-- EXERCISE AIM --
Each line below containing the word "truth" needs to be shown.
****
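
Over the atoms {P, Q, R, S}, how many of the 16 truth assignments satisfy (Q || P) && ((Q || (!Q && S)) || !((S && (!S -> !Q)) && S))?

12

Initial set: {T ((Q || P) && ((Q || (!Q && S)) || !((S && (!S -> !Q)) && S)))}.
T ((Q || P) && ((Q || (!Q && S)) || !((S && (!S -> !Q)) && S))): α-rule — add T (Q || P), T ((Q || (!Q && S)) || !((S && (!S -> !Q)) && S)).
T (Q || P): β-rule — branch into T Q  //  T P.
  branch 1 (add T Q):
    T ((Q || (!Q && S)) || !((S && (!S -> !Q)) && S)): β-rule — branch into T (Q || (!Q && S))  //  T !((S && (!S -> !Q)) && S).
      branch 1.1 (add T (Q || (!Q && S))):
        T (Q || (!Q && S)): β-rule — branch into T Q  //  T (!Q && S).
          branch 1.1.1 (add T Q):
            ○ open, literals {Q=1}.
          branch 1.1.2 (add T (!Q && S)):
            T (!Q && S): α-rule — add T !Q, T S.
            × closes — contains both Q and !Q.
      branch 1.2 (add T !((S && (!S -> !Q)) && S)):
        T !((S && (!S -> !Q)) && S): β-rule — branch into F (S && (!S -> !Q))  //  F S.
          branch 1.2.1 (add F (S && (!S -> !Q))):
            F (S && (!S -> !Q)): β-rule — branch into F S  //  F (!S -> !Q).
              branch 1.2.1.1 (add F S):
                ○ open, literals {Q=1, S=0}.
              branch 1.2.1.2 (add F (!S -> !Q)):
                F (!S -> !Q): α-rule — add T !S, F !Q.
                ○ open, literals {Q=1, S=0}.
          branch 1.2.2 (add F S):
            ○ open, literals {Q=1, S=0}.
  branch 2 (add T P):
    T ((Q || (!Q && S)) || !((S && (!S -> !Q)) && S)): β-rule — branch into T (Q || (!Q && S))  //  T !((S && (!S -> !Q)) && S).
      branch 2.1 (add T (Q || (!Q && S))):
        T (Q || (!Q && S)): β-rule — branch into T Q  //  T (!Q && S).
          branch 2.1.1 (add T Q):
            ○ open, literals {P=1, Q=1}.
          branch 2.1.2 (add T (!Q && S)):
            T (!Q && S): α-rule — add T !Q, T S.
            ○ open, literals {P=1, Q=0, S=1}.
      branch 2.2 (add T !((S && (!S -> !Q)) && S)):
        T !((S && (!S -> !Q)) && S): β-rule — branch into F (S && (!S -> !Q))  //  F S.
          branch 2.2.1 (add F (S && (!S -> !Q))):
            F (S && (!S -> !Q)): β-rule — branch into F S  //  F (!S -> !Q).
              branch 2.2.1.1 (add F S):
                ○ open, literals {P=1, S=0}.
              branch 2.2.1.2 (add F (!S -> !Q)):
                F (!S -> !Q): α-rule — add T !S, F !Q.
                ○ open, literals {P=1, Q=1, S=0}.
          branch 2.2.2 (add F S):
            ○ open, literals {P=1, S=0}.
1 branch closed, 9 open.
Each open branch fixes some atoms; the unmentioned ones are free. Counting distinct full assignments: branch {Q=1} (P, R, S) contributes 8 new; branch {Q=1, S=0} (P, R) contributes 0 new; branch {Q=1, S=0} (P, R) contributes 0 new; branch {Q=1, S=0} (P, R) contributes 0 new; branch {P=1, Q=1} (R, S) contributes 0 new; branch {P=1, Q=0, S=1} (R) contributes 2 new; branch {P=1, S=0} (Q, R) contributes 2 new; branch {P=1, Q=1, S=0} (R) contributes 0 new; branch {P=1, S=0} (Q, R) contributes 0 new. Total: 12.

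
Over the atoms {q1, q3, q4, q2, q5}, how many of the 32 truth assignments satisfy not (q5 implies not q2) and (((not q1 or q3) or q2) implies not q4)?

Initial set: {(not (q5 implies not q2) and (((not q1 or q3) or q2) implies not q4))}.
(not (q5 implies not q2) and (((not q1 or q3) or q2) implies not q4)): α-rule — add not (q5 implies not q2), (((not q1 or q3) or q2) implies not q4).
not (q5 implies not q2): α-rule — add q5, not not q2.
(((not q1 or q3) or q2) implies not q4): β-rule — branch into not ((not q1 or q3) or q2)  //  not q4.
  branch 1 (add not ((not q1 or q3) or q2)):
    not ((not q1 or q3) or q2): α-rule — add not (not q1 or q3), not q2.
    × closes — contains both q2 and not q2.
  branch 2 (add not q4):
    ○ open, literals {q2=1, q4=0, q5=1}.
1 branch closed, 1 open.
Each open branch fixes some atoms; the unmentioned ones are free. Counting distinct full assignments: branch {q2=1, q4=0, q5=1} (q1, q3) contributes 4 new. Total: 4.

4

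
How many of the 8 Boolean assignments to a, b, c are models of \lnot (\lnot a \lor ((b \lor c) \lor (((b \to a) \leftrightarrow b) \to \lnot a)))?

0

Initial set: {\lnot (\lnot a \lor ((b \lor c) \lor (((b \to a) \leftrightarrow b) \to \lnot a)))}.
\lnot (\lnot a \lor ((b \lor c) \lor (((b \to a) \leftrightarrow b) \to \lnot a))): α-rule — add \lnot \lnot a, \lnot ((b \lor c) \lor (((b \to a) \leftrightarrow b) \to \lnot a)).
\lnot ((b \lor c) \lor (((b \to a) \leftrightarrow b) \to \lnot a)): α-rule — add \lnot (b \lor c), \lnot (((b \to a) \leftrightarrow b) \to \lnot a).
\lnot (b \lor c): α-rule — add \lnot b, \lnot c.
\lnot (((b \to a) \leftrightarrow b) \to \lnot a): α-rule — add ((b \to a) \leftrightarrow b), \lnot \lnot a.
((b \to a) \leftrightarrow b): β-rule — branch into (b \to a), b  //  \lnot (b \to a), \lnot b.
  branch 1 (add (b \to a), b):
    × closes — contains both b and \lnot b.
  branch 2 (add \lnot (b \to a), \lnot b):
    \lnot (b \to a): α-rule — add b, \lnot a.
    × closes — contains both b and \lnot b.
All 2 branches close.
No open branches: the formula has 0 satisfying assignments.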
****
-- RESULT FOR THIS EXERCISE --
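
Over the atoms {P, Q, R, S}, how many of the 16 truth assignments satisfy (Q || P) && ((Q || (!Q && S)) || !((S && (!S -> !Q)) && S))?
Over the atoms {q1, q3, q4, q2, q5}, how many of the 32 truth assignments satisfy not (q5 implies not q2) and (((not q1 or q3) or q2) implies not q4)?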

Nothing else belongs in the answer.